» **What you will do**
Every line from the one containing "P(spam) = 0.15." through the end of the data is to be copied exactly, and nothing outside that range.
##### Task inputs #####
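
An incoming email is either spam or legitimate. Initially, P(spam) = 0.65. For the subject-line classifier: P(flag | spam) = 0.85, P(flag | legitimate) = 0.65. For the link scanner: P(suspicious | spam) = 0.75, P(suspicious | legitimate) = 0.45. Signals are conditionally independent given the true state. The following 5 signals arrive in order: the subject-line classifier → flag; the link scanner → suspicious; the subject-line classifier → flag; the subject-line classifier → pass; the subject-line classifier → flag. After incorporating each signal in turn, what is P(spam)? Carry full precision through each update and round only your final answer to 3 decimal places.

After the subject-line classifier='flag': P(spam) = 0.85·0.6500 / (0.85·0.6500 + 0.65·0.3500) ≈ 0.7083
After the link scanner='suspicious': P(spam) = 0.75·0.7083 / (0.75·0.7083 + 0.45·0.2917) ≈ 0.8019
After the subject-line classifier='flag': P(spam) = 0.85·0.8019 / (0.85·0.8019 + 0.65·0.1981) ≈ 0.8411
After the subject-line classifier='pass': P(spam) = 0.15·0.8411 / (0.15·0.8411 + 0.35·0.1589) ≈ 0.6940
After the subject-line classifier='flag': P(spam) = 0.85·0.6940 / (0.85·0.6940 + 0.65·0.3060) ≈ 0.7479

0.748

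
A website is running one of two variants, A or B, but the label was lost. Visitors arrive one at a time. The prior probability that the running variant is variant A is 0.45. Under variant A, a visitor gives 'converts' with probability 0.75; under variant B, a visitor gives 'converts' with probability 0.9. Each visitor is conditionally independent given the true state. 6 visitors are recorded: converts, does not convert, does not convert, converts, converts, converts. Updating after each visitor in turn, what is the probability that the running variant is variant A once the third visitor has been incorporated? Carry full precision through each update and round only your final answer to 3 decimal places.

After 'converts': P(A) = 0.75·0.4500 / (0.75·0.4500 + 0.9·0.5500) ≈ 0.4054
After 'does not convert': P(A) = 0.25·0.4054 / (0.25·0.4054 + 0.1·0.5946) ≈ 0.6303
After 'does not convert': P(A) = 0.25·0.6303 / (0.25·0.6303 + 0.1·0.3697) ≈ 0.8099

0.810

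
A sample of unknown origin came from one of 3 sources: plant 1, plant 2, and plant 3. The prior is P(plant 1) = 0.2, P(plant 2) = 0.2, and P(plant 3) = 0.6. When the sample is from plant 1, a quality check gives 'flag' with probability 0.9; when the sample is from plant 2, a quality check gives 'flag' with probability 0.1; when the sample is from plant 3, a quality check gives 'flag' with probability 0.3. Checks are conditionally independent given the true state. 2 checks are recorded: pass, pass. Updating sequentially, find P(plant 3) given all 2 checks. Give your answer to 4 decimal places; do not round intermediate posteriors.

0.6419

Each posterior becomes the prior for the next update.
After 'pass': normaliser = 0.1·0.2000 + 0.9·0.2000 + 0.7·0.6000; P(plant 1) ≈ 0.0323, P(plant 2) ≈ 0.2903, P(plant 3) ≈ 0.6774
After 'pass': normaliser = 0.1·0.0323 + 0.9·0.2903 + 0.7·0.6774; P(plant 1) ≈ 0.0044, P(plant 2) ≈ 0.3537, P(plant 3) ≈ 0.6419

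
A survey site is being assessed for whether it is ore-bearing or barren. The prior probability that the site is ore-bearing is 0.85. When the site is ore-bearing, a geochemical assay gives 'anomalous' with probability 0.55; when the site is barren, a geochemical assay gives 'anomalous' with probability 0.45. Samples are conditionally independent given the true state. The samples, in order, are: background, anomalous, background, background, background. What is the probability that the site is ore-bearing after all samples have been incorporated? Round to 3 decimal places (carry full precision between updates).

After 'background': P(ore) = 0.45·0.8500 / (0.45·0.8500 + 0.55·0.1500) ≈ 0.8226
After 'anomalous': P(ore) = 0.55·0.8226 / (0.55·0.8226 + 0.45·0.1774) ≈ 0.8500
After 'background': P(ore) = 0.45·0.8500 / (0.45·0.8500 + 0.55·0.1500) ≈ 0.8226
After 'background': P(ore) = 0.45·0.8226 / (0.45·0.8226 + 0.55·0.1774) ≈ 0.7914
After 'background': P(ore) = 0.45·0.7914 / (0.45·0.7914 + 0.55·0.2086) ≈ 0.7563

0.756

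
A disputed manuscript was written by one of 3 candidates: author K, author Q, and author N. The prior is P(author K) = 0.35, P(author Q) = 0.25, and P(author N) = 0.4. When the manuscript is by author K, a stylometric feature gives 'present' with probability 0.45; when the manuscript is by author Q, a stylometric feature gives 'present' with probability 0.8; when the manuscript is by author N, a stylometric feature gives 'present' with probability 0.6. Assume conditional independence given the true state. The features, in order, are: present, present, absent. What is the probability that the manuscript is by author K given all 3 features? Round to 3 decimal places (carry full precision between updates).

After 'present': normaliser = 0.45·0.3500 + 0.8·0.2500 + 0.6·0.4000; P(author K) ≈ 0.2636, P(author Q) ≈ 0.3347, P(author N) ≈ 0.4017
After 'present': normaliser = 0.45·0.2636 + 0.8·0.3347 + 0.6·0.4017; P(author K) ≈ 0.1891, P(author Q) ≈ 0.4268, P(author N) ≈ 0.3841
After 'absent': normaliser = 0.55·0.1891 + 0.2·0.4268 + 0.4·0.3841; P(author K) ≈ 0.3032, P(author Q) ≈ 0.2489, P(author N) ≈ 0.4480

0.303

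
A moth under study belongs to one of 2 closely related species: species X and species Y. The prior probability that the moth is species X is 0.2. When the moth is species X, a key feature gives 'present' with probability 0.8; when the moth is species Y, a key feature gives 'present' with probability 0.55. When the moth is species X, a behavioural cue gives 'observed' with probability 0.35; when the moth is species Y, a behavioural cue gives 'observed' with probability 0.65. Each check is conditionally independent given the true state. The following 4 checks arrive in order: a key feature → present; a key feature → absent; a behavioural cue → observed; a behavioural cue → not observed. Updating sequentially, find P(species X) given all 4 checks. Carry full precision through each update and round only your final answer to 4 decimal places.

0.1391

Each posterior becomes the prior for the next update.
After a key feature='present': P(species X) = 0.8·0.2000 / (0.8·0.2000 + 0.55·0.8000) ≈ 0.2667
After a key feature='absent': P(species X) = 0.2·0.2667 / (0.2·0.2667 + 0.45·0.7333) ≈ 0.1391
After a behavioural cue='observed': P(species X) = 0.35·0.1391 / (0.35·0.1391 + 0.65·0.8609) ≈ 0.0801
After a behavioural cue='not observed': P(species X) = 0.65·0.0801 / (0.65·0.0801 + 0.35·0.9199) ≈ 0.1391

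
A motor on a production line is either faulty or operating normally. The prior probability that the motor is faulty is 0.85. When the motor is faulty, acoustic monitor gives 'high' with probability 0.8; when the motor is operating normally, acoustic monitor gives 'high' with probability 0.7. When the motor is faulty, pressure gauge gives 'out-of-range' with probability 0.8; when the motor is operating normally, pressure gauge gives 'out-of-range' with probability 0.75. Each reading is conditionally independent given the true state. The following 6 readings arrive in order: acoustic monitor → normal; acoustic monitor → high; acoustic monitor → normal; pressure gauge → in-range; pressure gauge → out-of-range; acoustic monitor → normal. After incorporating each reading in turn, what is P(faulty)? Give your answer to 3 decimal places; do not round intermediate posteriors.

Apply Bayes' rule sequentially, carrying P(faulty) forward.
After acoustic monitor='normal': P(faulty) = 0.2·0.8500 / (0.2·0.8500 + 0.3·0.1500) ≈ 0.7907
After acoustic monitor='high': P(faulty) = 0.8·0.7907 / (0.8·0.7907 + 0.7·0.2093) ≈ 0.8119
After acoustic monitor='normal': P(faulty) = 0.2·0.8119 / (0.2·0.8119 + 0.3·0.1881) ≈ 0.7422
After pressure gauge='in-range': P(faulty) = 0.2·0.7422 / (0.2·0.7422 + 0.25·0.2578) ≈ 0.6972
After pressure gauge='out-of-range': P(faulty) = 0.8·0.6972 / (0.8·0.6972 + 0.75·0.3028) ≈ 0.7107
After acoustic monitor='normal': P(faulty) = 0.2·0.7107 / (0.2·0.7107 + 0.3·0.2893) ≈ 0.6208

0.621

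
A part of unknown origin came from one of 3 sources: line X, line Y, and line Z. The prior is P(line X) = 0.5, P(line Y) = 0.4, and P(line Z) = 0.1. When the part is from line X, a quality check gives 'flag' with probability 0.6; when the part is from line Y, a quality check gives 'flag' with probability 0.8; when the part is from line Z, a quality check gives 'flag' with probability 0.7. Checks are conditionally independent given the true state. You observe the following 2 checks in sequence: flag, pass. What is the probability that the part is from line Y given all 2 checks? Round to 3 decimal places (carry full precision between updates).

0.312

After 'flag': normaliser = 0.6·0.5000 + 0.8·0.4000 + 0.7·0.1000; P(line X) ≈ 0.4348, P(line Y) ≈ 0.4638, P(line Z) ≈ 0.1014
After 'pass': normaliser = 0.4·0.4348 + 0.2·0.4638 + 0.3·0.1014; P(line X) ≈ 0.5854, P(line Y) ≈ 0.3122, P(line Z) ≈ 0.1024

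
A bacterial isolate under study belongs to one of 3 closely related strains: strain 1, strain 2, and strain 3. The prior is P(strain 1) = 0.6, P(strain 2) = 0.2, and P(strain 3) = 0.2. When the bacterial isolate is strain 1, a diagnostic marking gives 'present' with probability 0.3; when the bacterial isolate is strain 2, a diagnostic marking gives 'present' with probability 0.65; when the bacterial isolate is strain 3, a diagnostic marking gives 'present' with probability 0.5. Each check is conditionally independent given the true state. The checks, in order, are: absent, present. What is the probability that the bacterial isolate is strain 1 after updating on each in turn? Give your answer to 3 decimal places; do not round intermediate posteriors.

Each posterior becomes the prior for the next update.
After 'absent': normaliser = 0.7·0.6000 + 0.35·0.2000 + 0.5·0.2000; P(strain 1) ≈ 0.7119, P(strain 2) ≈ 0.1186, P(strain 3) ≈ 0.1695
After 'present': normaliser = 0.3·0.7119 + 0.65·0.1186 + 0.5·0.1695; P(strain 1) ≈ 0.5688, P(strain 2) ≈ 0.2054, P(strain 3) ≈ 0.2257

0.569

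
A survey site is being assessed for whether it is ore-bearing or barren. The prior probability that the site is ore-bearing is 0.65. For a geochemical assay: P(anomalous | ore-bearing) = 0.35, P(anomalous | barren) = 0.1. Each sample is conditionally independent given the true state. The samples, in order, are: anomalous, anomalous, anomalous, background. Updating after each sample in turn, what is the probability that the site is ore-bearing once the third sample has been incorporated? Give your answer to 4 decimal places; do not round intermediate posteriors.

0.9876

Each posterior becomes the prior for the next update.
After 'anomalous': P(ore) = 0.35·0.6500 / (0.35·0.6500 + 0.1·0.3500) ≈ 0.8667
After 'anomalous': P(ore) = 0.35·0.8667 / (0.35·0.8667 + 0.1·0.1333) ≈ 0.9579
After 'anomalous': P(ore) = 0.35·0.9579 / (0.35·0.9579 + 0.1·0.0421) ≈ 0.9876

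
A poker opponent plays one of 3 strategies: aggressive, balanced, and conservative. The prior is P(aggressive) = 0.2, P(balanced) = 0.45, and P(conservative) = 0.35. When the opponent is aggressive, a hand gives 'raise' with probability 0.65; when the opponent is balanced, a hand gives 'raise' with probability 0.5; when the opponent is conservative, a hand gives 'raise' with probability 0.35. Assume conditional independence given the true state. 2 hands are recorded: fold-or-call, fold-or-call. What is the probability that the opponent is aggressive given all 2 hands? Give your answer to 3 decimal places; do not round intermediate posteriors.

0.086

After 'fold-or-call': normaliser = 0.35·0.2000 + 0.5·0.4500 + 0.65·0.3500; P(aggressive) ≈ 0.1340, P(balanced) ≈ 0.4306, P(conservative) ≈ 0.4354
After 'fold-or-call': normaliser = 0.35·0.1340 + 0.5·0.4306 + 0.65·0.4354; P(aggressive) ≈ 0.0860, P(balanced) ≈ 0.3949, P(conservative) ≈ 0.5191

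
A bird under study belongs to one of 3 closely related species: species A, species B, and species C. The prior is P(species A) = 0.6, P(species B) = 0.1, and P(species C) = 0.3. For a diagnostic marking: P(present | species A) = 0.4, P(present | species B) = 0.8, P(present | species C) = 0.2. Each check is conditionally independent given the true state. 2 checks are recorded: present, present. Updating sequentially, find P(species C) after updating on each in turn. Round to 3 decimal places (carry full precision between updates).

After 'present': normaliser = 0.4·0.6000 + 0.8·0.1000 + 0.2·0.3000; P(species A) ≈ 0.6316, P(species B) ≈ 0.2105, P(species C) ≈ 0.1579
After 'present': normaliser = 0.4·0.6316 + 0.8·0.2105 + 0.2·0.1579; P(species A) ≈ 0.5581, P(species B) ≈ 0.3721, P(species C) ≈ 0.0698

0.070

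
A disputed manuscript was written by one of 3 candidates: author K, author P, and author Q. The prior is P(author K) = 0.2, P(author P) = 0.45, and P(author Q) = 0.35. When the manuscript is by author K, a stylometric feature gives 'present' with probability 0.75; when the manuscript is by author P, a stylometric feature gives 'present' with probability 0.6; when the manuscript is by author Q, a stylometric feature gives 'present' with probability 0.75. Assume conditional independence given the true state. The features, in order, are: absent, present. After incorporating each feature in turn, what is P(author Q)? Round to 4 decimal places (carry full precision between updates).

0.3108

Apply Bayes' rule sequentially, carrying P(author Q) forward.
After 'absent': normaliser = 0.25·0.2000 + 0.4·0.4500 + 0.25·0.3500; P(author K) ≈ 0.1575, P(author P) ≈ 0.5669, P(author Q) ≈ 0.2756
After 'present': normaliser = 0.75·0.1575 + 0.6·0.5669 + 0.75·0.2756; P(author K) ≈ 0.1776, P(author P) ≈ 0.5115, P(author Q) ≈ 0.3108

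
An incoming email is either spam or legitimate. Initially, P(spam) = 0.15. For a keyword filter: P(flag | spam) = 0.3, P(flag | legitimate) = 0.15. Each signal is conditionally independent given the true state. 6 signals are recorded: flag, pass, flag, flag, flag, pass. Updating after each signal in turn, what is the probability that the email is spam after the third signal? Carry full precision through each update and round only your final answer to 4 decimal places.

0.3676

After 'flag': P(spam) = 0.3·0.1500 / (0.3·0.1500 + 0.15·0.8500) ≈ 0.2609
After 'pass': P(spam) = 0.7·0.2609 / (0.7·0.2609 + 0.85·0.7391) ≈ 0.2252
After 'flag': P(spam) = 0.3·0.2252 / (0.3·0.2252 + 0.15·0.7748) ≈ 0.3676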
#####
» **Output of the task**
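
An incoming email is either spam or legitimate. Initially, P(spam) = 0.15. For a keyword filter: P(flag | spam) = 0.3, P(flag | legitimate) = 0.15. Each signal is conditionally independent given the true state. 6 signals are recorded: flag, pass, flag, flag, flag, pass. Updating after each signal in turn, what is the probability that the email is spam after the third signal? Carry full precision through each update and round only your final answer to 4 decimal places.

0.3676

After 'flag': P(spam) = 0.3·0.1500 / (0.3·0.1500 + 0.15·0.8500) ≈ 0.2609
After 'pass': P(spam) = 0.7·0.2609 / (0.7·0.2609 + 0.85·0.7391) ≈ 0.2252
After 'flag': P(spam) = 0.3·0.2252 / (0.3·0.2252 + 0.15·0.7748) ≈ 0.3676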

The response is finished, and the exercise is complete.